(Dataset excerpts)
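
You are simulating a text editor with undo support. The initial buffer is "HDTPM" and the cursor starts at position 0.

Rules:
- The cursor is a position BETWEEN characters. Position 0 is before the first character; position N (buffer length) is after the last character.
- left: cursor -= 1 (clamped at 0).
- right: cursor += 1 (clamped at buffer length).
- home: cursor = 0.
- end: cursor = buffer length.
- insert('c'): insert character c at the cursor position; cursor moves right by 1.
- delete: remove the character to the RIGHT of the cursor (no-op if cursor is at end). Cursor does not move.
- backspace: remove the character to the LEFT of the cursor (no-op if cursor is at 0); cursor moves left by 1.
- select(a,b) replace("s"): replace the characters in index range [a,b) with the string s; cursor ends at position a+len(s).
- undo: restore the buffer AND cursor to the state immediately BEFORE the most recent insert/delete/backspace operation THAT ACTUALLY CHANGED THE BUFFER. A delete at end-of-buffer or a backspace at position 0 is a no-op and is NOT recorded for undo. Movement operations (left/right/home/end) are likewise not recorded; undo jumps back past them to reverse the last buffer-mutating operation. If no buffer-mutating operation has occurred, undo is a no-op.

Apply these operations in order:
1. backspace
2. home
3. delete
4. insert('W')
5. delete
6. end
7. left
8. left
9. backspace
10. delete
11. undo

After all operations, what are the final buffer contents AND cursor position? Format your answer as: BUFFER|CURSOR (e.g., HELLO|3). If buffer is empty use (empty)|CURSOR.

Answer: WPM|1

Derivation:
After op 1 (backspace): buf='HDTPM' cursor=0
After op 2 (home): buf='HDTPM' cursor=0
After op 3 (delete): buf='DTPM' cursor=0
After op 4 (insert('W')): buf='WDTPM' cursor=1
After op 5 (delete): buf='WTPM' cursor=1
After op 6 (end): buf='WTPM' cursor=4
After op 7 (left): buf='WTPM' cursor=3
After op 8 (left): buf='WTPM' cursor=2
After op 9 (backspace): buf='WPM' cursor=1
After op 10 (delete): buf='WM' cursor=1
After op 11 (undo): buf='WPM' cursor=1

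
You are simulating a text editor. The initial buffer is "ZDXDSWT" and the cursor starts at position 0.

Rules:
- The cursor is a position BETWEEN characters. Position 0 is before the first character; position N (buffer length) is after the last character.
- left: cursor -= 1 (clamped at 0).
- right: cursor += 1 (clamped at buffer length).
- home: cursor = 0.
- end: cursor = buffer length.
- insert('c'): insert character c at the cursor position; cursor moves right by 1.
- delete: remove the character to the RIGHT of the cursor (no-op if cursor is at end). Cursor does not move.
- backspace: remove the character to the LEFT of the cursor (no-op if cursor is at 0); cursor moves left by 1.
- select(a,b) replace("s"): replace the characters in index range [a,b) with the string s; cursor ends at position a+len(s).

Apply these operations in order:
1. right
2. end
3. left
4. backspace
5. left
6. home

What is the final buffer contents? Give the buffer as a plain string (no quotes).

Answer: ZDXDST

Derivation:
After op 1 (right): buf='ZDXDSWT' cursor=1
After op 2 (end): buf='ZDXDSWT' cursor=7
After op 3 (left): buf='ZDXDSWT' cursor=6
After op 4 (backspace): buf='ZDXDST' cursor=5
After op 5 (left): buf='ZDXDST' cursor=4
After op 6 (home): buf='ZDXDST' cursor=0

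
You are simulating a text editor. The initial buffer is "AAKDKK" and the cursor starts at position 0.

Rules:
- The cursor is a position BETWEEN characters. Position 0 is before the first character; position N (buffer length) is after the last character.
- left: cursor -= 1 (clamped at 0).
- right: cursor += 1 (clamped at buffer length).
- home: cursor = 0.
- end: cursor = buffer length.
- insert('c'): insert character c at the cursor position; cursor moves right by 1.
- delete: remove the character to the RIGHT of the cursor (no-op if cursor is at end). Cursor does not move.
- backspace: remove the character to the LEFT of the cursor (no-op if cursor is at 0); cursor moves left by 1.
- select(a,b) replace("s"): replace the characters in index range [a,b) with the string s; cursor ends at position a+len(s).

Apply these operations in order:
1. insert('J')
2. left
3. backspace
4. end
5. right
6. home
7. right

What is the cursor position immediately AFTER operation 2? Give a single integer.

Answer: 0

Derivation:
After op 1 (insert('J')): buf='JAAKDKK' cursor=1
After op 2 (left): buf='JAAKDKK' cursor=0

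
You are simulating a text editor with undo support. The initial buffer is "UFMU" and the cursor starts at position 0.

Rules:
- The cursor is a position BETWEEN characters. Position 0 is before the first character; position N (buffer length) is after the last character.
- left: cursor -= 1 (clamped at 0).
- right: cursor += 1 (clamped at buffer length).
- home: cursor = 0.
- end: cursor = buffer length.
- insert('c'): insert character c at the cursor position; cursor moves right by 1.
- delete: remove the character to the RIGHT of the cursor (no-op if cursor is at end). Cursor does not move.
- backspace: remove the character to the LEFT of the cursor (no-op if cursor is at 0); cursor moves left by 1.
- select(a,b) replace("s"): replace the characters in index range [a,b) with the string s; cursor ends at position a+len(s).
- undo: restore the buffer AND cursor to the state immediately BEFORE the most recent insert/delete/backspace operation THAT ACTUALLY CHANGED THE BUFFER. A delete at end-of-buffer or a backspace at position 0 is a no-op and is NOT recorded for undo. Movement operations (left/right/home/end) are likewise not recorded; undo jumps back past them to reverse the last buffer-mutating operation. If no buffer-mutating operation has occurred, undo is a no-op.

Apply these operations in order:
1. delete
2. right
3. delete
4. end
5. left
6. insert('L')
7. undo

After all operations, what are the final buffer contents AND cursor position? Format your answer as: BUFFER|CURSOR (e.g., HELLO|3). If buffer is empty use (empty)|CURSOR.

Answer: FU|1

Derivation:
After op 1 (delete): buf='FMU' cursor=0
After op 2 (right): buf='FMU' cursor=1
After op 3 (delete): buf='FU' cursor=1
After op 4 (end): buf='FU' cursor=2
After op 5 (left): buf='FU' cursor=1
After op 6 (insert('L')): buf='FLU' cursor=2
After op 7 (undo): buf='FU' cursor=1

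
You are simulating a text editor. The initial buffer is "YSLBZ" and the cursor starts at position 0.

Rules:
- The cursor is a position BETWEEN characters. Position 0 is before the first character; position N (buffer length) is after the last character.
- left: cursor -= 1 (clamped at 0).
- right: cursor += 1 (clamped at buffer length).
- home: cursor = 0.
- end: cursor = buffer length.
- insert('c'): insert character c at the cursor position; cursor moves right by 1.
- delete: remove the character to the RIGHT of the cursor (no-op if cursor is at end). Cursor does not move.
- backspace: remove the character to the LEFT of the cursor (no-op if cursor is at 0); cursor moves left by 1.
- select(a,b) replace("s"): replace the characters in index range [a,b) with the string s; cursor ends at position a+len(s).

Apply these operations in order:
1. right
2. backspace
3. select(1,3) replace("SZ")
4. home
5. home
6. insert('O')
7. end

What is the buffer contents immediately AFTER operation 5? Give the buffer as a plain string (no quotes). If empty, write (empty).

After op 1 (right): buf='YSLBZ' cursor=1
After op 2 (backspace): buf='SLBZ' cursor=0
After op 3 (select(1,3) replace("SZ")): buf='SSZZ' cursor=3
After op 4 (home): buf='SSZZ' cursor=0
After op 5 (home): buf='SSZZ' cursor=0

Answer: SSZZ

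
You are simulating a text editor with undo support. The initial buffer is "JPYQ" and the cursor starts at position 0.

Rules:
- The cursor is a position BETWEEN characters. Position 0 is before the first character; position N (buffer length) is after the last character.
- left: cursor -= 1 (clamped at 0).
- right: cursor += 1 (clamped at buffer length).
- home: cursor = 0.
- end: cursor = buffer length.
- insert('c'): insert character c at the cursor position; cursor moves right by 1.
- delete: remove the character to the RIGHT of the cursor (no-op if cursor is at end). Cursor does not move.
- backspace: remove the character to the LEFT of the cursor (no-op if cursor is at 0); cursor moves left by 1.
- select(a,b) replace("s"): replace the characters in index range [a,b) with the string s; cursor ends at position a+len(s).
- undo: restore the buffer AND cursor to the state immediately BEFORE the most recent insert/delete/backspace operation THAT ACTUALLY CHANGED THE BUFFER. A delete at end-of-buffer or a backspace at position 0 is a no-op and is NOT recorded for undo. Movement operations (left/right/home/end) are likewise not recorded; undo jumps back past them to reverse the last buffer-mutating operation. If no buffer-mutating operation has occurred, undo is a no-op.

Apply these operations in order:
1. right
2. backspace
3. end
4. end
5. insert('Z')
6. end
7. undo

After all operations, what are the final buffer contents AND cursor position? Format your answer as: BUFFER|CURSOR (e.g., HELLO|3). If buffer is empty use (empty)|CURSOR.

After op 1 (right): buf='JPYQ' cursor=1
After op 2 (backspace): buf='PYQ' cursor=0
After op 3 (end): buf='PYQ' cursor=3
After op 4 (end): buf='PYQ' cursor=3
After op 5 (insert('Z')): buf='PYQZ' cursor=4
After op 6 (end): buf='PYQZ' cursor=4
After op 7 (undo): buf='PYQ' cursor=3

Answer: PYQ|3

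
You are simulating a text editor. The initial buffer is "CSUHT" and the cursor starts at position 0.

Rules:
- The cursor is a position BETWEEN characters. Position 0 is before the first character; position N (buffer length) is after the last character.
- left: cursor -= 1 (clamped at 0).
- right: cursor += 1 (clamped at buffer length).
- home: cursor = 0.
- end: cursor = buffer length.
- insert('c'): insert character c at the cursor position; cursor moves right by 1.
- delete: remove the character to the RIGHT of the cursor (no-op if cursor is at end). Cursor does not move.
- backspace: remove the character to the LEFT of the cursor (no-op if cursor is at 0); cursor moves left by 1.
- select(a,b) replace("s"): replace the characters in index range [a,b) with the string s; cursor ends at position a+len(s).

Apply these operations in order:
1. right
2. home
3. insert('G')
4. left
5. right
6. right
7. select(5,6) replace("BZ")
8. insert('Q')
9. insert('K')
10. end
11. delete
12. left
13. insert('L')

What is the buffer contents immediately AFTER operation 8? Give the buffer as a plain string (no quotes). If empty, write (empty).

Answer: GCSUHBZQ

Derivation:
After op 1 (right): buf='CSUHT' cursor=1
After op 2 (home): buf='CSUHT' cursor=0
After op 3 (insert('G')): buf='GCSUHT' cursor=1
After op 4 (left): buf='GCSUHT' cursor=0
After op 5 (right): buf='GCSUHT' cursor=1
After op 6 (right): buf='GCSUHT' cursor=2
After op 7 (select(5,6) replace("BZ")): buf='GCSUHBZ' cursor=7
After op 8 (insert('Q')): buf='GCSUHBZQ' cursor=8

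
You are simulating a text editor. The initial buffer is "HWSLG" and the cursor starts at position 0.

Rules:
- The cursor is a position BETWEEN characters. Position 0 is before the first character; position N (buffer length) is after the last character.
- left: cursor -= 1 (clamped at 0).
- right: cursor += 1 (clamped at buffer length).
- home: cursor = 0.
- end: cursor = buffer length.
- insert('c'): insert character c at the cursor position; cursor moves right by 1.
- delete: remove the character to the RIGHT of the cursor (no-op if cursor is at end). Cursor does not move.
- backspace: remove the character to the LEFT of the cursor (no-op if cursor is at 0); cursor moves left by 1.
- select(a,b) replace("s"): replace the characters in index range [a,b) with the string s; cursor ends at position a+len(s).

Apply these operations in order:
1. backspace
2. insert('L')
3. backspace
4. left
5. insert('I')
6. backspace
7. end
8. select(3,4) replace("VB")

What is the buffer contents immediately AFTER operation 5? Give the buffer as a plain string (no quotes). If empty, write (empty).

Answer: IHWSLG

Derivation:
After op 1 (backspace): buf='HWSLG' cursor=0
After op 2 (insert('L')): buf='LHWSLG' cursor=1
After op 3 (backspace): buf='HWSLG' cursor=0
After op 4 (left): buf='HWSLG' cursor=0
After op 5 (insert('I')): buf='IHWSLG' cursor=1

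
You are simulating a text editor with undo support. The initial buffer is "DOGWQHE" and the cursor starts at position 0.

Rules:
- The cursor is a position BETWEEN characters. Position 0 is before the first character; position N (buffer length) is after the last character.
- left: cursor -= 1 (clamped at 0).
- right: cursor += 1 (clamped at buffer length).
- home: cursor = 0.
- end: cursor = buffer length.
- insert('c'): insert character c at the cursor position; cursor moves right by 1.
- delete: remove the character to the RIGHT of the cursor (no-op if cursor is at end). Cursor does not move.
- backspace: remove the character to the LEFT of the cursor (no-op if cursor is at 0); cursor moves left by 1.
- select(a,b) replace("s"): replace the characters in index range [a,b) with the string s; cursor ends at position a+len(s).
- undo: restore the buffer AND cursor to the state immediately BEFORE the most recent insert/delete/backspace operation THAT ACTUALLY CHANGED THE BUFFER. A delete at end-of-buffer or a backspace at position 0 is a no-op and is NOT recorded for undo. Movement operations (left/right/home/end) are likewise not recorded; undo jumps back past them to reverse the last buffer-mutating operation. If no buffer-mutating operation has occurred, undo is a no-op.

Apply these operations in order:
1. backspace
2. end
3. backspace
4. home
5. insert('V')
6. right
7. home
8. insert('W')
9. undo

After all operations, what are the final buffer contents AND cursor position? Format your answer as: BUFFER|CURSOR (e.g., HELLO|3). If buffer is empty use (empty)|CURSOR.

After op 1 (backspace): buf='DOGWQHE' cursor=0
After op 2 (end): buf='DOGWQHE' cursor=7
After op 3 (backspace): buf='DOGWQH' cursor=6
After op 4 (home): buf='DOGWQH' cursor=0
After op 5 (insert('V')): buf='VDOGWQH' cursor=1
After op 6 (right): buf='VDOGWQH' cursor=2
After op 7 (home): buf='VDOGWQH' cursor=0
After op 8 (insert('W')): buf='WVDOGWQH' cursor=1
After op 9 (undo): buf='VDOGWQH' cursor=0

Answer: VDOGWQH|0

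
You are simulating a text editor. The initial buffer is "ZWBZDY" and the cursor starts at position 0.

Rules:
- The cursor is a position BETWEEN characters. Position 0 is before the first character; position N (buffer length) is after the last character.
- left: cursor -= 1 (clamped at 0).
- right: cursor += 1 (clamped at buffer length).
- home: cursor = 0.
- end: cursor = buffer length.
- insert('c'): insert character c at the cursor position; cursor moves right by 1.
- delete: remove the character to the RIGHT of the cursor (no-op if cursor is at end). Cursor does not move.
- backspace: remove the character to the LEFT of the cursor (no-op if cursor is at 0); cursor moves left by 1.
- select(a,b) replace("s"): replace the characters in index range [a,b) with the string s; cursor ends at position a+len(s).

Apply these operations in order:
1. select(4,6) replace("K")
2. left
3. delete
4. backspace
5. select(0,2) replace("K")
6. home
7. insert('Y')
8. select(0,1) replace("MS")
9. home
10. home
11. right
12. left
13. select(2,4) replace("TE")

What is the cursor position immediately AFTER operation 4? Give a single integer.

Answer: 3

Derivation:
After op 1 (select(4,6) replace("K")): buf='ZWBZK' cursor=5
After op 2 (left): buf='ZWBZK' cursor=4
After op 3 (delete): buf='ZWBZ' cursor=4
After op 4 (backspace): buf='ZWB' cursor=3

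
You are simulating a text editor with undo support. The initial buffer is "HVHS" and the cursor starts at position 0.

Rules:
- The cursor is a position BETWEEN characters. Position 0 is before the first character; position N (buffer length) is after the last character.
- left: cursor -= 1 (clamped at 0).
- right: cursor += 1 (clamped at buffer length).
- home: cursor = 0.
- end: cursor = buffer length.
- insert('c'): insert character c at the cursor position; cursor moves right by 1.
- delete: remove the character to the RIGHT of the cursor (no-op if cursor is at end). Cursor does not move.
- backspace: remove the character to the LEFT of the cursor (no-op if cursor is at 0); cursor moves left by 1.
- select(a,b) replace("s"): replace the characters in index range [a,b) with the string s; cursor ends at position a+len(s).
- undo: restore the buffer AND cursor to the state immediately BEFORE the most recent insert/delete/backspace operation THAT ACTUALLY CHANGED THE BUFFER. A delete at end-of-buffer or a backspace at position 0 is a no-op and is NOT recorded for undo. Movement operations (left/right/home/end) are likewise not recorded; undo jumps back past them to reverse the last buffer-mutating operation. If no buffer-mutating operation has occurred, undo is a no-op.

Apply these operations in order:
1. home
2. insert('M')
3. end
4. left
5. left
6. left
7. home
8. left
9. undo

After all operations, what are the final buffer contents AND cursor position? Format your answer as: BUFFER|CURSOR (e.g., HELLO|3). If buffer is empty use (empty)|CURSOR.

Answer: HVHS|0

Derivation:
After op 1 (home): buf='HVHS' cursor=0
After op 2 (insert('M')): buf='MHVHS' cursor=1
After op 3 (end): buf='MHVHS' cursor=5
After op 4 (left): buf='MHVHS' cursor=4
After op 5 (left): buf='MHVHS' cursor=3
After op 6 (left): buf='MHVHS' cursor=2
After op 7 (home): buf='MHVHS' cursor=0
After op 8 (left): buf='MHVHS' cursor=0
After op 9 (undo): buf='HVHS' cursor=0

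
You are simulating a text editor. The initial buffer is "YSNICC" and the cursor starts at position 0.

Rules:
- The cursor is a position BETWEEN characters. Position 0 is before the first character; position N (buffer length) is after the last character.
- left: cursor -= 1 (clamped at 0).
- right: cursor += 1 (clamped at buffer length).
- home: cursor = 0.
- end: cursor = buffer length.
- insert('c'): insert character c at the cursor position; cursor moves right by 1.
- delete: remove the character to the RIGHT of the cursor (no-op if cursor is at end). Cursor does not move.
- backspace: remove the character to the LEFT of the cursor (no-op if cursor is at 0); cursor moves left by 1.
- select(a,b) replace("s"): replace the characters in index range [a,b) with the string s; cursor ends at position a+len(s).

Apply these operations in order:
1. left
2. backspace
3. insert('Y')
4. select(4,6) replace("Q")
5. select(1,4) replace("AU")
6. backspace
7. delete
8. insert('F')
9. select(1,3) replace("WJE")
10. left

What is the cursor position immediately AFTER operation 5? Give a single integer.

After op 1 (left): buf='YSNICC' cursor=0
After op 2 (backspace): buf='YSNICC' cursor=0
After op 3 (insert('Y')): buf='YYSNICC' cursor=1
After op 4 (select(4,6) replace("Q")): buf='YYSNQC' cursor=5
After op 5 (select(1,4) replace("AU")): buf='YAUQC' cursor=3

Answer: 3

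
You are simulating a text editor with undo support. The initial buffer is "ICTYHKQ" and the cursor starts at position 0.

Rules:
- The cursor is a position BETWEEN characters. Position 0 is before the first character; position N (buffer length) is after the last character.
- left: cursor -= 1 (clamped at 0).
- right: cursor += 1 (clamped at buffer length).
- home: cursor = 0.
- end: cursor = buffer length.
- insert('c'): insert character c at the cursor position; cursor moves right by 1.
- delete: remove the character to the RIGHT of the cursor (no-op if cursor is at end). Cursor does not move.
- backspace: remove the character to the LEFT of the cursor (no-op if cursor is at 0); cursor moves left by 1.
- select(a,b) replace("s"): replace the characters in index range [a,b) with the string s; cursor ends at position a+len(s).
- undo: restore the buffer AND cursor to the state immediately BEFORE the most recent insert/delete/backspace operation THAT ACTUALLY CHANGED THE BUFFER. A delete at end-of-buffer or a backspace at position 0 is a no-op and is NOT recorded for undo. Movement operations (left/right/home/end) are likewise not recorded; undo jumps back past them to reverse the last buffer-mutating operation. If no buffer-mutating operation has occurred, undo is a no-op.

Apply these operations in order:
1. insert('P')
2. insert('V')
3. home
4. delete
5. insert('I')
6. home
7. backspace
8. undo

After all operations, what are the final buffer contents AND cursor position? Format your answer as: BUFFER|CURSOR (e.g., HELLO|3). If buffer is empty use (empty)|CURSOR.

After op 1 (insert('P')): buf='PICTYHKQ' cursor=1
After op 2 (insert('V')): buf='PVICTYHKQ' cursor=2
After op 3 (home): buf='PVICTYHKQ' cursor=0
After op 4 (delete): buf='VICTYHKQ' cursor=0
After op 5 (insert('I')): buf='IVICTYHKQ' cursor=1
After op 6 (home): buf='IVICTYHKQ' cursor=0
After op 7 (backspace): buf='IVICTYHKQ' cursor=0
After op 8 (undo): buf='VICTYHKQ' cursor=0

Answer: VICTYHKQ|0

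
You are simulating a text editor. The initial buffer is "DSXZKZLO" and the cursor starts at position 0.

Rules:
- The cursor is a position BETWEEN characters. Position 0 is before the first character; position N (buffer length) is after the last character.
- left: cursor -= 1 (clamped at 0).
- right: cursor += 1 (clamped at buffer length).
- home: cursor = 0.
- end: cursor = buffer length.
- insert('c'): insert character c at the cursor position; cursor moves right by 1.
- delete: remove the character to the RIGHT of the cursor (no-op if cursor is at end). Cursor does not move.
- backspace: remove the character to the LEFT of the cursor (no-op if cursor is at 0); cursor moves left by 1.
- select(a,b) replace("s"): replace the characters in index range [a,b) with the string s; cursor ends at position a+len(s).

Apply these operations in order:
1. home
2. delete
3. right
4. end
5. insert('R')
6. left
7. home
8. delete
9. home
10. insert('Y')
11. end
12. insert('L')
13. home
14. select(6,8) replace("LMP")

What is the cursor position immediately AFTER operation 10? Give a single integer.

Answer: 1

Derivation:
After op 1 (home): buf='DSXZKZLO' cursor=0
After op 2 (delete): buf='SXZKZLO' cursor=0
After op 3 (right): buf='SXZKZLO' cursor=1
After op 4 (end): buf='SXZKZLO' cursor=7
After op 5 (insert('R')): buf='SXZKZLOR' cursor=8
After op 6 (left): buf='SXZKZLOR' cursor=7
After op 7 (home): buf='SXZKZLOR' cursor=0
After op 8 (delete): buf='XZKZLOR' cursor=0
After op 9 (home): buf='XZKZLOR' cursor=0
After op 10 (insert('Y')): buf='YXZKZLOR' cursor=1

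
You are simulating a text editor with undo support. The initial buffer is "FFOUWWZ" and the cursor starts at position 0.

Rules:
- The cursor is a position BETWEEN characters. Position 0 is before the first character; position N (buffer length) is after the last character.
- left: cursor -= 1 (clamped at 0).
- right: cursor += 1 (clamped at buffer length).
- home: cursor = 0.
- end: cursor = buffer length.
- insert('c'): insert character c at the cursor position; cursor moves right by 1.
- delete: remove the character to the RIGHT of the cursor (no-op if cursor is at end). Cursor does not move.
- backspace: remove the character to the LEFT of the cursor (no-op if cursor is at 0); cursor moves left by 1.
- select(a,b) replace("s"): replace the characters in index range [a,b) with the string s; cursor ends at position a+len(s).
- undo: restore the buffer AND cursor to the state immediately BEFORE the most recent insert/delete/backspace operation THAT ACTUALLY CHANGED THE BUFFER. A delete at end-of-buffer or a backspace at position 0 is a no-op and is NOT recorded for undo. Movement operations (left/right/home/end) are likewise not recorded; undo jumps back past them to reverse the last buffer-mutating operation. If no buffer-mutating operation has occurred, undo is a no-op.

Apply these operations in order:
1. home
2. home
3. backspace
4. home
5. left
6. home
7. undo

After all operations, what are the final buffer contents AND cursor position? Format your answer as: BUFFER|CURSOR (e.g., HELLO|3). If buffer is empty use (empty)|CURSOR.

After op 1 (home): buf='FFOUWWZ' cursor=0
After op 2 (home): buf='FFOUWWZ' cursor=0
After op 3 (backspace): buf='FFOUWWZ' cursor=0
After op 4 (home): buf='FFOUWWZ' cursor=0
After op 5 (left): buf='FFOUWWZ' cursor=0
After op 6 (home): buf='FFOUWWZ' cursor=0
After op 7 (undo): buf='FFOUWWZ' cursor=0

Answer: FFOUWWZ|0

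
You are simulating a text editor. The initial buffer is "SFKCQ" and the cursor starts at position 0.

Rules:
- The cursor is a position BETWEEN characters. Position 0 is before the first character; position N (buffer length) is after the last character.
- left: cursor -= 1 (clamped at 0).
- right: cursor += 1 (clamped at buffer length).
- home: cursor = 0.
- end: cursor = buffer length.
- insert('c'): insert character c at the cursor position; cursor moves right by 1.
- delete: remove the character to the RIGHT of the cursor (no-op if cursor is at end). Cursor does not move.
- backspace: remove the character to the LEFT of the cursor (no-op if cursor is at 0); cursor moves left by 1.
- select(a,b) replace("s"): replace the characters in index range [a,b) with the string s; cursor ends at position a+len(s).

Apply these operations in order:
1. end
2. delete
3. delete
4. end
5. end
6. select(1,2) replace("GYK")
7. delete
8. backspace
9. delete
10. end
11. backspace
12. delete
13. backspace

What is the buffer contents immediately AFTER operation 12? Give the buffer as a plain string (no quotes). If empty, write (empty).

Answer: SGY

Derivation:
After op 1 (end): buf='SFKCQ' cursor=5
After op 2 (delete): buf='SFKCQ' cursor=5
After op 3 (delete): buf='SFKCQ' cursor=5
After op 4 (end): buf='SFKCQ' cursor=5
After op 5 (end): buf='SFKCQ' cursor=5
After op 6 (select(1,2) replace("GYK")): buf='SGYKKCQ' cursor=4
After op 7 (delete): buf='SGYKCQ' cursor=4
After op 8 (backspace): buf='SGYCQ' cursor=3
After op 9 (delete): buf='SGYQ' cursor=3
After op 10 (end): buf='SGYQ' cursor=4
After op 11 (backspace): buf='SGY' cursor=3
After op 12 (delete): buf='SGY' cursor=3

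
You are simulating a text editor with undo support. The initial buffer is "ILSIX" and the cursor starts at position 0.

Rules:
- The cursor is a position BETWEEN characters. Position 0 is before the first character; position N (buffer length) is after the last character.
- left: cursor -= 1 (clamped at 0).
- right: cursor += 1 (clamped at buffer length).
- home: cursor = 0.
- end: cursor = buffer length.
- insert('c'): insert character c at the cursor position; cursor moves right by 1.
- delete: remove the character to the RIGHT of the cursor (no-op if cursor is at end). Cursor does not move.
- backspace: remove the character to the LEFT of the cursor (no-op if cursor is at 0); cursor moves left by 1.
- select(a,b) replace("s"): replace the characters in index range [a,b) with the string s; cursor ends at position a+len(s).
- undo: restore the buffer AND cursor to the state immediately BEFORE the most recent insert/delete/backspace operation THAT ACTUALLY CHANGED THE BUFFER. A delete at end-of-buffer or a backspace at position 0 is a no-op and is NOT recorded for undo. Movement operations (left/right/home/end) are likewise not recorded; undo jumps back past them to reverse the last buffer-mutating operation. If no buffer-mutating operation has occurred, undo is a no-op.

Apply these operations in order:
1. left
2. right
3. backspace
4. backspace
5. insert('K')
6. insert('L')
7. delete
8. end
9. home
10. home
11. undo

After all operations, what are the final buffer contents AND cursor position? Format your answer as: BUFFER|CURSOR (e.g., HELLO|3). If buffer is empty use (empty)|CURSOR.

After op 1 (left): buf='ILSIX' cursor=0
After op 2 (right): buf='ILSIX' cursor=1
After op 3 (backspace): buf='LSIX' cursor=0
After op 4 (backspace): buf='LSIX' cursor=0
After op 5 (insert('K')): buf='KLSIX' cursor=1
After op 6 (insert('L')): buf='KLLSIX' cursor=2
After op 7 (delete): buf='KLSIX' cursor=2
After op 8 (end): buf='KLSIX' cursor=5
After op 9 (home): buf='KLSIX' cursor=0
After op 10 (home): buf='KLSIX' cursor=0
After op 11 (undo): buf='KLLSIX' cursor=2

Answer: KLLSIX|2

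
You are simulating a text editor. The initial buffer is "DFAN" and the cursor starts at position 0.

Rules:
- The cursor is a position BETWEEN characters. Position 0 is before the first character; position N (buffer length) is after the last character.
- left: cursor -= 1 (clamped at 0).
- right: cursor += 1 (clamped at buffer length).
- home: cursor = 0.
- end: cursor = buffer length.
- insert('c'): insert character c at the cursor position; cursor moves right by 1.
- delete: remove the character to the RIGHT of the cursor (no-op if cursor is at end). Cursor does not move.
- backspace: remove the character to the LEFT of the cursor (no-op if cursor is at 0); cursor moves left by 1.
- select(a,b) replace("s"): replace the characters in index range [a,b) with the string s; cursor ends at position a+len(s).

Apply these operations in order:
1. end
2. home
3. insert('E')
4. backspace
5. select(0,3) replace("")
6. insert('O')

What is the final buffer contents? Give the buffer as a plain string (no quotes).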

→ Task goal
Among the entries, count the lines that hold "support". Reply with the count only.

→ Result of the exercise
8